Segment Open
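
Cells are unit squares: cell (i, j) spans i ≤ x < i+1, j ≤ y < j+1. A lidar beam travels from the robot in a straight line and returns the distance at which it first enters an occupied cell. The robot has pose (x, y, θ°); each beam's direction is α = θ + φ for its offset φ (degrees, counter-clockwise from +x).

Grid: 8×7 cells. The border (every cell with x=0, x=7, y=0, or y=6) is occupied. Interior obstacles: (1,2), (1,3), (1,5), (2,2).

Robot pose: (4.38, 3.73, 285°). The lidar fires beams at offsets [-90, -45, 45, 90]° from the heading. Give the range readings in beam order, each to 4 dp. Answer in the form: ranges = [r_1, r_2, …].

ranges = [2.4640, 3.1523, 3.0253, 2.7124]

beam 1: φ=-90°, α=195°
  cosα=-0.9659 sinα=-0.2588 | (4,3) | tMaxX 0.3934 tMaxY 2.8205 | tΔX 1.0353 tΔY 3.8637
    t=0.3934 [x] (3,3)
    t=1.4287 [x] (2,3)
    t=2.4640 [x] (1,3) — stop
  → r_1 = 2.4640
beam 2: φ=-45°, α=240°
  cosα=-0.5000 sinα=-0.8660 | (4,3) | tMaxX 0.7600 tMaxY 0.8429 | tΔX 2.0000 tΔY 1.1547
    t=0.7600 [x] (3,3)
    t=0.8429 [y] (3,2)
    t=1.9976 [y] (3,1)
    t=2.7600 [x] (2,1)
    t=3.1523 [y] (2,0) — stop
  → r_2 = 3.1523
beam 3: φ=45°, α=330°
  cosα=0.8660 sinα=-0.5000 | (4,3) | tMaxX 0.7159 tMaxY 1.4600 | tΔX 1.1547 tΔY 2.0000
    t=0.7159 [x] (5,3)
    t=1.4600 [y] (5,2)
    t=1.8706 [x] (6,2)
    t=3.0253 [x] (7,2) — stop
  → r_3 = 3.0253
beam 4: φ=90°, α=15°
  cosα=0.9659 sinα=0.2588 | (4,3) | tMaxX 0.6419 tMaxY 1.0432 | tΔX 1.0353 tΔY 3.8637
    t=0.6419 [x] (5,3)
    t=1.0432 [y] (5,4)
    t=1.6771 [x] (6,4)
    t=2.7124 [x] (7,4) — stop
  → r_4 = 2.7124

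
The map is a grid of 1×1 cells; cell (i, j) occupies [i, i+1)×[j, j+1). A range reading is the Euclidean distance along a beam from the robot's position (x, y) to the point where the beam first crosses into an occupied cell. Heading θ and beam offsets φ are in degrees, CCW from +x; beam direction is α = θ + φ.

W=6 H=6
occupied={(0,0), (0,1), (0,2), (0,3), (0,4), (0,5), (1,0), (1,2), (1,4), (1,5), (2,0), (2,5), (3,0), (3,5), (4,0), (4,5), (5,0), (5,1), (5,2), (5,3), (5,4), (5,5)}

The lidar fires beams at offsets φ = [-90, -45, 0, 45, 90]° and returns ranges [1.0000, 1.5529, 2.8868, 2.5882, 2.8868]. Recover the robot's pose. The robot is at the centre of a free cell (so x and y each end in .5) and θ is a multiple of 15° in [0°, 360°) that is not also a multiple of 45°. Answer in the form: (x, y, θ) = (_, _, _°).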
Segment Closed
TASK REQUIREMENTS.
Down to the last character, restate every record.

RESULT OF THE TASK.
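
Cells are unit squares: cell (i, j) spans i ≤ x < i+1, j ≤ y < j+1. A lidar beam travels from the robot in a straight line and returns the distance at which it first enters an occupied cell. The robot has pose (x, y, θ°); each beam's direction is α = θ + φ for its offset φ (degrees, counter-clockwise from +x).

Grid: 8×7 cells. The border (every cell with x=0, x=7, y=0, or y=6) is occupied. Interior obstacles: (1,2), (1,3), (1,5), (2,2).

Robot pose: (4.38, 3.73, 285°). The lidar fires beams at offsets [-90, -45, 45, 90]° from the heading. Give the range readings in beam order, each to 4 dp. Answer in the form: ranges = [r_1, r_2, …].

ranges = [2.4640, 3.1523, 3.0253, 2.7124]

beam 1: φ=-90°, α=195°
  cosα=-0.9659 sinα=-0.2588 | (4,3) | tMaxX 0.3934 tMaxY 2.8205 | tΔX 1.0353 tΔY 3.8637
    t=0.3934 [x] (3,3)
    t=1.4287 [x] (2,3)
    t=2.4640 [x] (1,3) — stop
  → r_1 = 2.4640
beam 2: φ=-45°, α=240°
  cosα=-0.5000 sinα=-0.8660 | (4,3) | tMaxX 0.7600 tMaxY 0.8429 | tΔX 2.0000 tΔY 1.1547
    t=0.7600 [x] (3,3)
    t=0.8429 [y] (3,2)
    t=1.9976 [y] (3,1)
    t=2.7600 [x] (2,1)
    t=3.1523 [y] (2,0) — stop
  → r_2 = 3.1523
beam 3: φ=45°, α=330°
  cosα=0.8660 sinα=-0.5000 | (4,3) | tMaxX 0.7159 tMaxY 1.4600 | tΔX 1.1547 tΔY 2.0000
    t=0.7159 [x] (5,3)
    t=1.4600 [y] (5,2)
    t=1.8706 [x] (6,2)
    t=3.0253 [x] (7,2) — stop
  → r_3 = 3.0253
beam 4: φ=90°, α=15°
  cosα=0.9659 sinα=0.2588 | (4,3) | tMaxX 0.6419 tMaxY 1.0432 | tΔX 1.0353 tΔY 3.8637
    t=0.6419 [x] (5,3)
    t=1.0432 [y] (5,4)
    t=1.6771 [x] (6,4)
    t=2.7124 [x] (7,4) — stop
  → r_4 = 2.7124

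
The map is a grid of 1×1 cells; cell (i, j) occupies [i, i+1)×[j, j+1). A range reading is the Euclidean distance along a beam from the robot's position (x, y) to the point where the beam first crosses into an occupied cell. Heading θ and beam offsets φ are in degrees, CCW from +x; beam direction is α = θ + φ.

W=6 H=6
occupied={(0,0), (0,1), (0,2), (0,3), (0,4), (0,5), (1,0), (1,2), (1,4), (1,5), (2,0), (2,5), (3,0), (3,5), (4,0), (4,5), (5,0), (5,1), (5,2), (5,3), (5,4), (5,5)}

The lidar fires beams at offsets φ = [-90, -45, 0, 45, 90]° and returns ranges [1.0000, 1.5529, 2.8868, 2.5882, 2.8868]. Recover the robot's pose. The robot is at the centre of a free cell (so x and y each end in .5) and θ is a multiple of 15° in [0°, 360°) that is not also a multiple of 45°. Answer in the form: (x, y, θ) = (_, _, _°).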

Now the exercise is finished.